▶ **MATERIALS PROVIDED**
++++++++++
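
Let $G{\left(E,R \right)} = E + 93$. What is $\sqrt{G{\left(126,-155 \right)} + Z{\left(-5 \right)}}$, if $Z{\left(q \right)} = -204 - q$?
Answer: $2 \sqrt{5} \approx 4.4721$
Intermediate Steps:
$G{\left(E,R \right)} = 93 + E$
$\sqrt{G{\left(126,-155 \right)} + Z{\left(-5 \right)}} = \sqrt{\left(93 + 126\right) - 199} = \sqrt{219 + \left(-204 + 5\right)} = \sqrt{219 - 199} = \sqrt{20} = 2 \sqrt{5}$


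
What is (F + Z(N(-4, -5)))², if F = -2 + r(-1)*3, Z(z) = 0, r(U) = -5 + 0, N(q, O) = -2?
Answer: 289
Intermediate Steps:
r(U) = -5
F = -17 (F = -2 - 5*3 = -2 - 15 = -17)
(F + Z(N(-4, -5)))² = (-17 + 0)² = (-17)² = 289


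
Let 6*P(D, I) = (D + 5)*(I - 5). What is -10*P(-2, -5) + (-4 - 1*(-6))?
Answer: 52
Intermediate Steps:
P(D, I) = (-5 + I)*(5 + D)/6 (P(D, I) = ((D + 5)*(I - 5))/6 = ((5 + D)*(-5 + I))/6 = ((-5 + I)*(5 + D))/6 = (-5 + I)*(5 + D)/6)
-10*P(-2, -5) + (-4 - 1*(-6)) = -10*(-25/6 - 5/6*(-2) + (5/6)*(-5) + (1/6)*(-2)*(-5)) + (-4 - 1*(-6)) = -10*(-25/6 + 5/3 - 25/6 + 5/3) + (-4 + 6) = -10*(-5) + 2 = 50 + 2 = 52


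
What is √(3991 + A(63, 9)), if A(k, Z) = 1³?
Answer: 2*√998 ≈ 63.182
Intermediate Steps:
A(k, Z) = 1
√(3991 + A(63, 9)) = √(3991 + 1) = √3992 = 2*√998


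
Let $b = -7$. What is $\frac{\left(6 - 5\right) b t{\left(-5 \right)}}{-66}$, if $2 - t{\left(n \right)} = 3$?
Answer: $- \frac{7}{66} \approx -0.10606$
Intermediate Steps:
$t{\left(n \right)} = -1$ ($t{\left(n \right)} = 2 - 3 = -1$)
$\frac{\left(6 - 5\right) b t{\left(-5 \right)}}{-66} = \frac{\left(6 - 5\right) \left(-7\right) \left(-1\right)}{-66} = \left(6 - 5\right) \left(-7\right) \left(-1\right) \left(- \frac{1}{66}\right) = 1 \left(-7\right) \left(-1\right) \left(- \frac{1}{66}\right) = \left(-7\right) \left(-1\right) \left(- \frac{1}{66}\right) = 7 \left(- \frac{1}{66}\right) = - \frac{7}{66}$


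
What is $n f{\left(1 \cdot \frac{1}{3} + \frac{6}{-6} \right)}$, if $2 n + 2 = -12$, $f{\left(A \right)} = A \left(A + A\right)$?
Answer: $- \frac{56}{9} \approx -6.2222$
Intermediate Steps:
$f{\left(A \right)} = 2 A^{2}$ ($f{\left(A \right)} = A 2 A = 2 A^{2}$)
$n = -7$ ($n = -1 + \frac{1}{2} \left(-12\right) = -1 - 6 = -7$)
$n f{\left(1 \cdot \frac{1}{3} + \frac{6}{-6} \right)} = - 7 \cdot 2 \left(1 \cdot \frac{1}{3} + \frac{6}{-6}\right)^{2} = - 7 \cdot 2 \left(1 \cdot \frac{1}{3} + 6 \left(- \frac{1}{6}\right)\right)^{2} = - 7 \cdot 2 \left(\frac{1}{3} - 1\right)^{2} = - 7 \cdot 2 \left(- \frac{2}{3}\right)^{2} = - 7 \cdot 2 \cdot \frac{4}{9} = \left(-7\right) \frac{8}{9} = - \frac{56}{9}$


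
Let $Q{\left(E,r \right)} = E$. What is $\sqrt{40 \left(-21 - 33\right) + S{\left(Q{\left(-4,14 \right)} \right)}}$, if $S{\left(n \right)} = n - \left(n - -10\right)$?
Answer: $i \sqrt{2170} \approx 46.583 i$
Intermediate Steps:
$S{\left(n \right)} = -10$ ($S{\left(n \right)} = n - \left(n + 10\right) = n - \left(10 + n\right) = -10$)
$\sqrt{40 \left(-21 - 33\right) + S{\left(Q{\left(-4,14 \right)} \right)}} = \sqrt{40 \left(-21 - 33\right) - 10} = \sqrt{40 \left(-54\right) - 10} = \sqrt{-2160 - 10} = \sqrt{-2170} = i \sqrt{2170}$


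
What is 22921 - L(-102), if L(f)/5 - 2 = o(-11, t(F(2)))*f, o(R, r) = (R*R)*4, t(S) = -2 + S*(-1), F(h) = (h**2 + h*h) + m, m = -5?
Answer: 269751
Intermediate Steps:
F(h) = -5 + 2*h**2 (F(h) = (h**2 + h*h) - 5 = (h**2 + h**2) - 5 = 2*h**2 - 5 = -5 + 2*h**2)
t(S) = -2 - S
o(R, r) = 4*R**2 (o(R, r) = R**2*4 = 4*R**2)
L(f) = 10 + 2420*f (L(f) = 10 + 5*((4*(-11)**2)*f) = 10 + 5*((4*121)*f) = 10 + 5*(484*f) = 10 + 2420*f)
22921 - L(-102) = 22921 - (10 + 2420*(-102)) = 22921 - (10 - 246840) = 22921 - 1*(-246830) = 22921 + 246830 = 269751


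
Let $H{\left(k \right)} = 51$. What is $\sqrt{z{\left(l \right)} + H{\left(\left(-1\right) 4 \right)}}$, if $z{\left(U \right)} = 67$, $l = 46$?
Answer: $\sqrt{118} \approx 10.863$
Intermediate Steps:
$\sqrt{z{\left(l \right)} + H{\left(\left(-1\right) 4 \right)}} = \sqrt{67 + 51} = \sqrt{118}$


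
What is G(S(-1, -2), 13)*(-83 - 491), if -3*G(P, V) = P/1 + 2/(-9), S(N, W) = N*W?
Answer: 9184/27 ≈ 340.15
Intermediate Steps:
G(P, V) = 2/27 - P/3 (G(P, V) = -(P/1 + 2/(-9))/3 = -(P*1 + 2*(-⅑))/3 = -(P - 2/9)/3 = -(-2/9 + P)/3 = 2/27 - P/3)
G(S(-1, -2), 13)*(-83 - 491) = (2/27 - (-1)*(-2)/3)*(-83 - 491) = (2/27 - ⅓*2)*(-574) = (2/27 - ⅔)*(-574) = -16/27*(-574) = 9184/27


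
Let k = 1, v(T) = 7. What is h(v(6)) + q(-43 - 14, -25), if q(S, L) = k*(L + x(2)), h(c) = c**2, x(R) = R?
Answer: 26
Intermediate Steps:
q(S, L) = 2 + L (q(S, L) = 1*(L + 2) = 1*(2 + L) = 2 + L)
h(v(6)) + q(-43 - 14, -25) = 7**2 + (2 - 25) = 49 - 23 = 26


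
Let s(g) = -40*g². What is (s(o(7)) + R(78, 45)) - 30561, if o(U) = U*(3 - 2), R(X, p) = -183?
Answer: -32704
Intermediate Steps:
o(U) = U (o(U) = U*1 = U)
(s(o(7)) + R(78, 45)) - 30561 = (-40*7² - 183) - 30561 = (-40*49 - 183) - 30561 = (-1960 - 183) - 30561 = -2143 - 30561 = -32704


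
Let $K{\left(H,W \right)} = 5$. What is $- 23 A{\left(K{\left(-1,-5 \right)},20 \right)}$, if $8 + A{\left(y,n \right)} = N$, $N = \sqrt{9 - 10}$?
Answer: $184 - 23 i \approx 184.0 - 23.0 i$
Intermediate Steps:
$N = i$ ($N = \sqrt{-1} = i \approx 1.0 i$)
$A{\left(y,n \right)} = -8 + i$
$- 23 A{\left(K{\left(-1,-5 \right)},20 \right)} = - 23 \left(-8 + i\right) = 184 - 23 i$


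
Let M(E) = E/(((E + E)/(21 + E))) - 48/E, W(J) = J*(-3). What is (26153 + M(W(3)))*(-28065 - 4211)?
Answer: -2533440068/3 ≈ -8.4448e+8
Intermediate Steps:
W(J) = -3*J
M(E) = 21/2 + E/2 - 48/E (M(E) = E/(((2*E)/(21 + E))) - 48/E = E/((2*E/(21 + E))) - 48/E = E*((21 + E)/(2*E)) - 48/E = (21/2 + E/2) - 48/E = 21/2 + E/2 - 48/E)
(26153 + M(W(3)))*(-28065 - 4211) = (26153 + (-96 + (-3*3)*(21 - 3*3))/(2*((-3*3))))*(-28065 - 4211) = (26153 + (½)*(-96 - 9*(21 - 9))/(-9))*(-32276) = (26153 + (½)*(-⅑)*(-96 - 9*12))*(-32276) = (26153 + (½)*(-⅑)*(-96 - 108))*(-32276) = (26153 + (½)*(-⅑)*(-204))*(-32276) = (26153 + 34/3)*(-32276) = (78493/3)*(-32276) = -2533440068/3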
++++++++++
Retype the lines of the material from the one containing "Let M(E) = E/(((E" through the last line, exactly, and give no other lines.

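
Let M(E) = E/(((E + E)/(21 + E))) - 48/E, W(J) = J*(-3). What is (26153 + M(W(3)))*(-28065 - 4211)?
Answer: -2533440068/3 ≈ -8.4448e+8
Intermediate Steps:
W(J) = -3*J
M(E) = 21/2 + E/2 - 48/E (M(E) = E/(((2*E)/(21 + E))) - 48/E = E/((2*E/(21 + E))) - 48/E = E*((21 + E)/(2*E)) - 48/E = (21/2 + E/2) - 48/E = 21/2 + E/2 - 48/E)
(26153 + M(W(3)))*(-28065 - 4211) = (26153 + (-96 + (-3*3)*(21 - 3*3))/(2*((-3*3))))*(-28065 - 4211) = (26153 + (½)*(-96 - 9*(21 - 9))/(-9))*(-32276) = (26153 + (½)*(-⅑)*(-96 - 9*12))*(-32276) = (26153 + (½)*(-⅑)*(-96 - 108))*(-32276) = (26153 + (½)*(-⅑)*(-204))*(-32276) = (26153 + 34/3)*(-32276) = (78493/3)*(-32276) = -2533440068/3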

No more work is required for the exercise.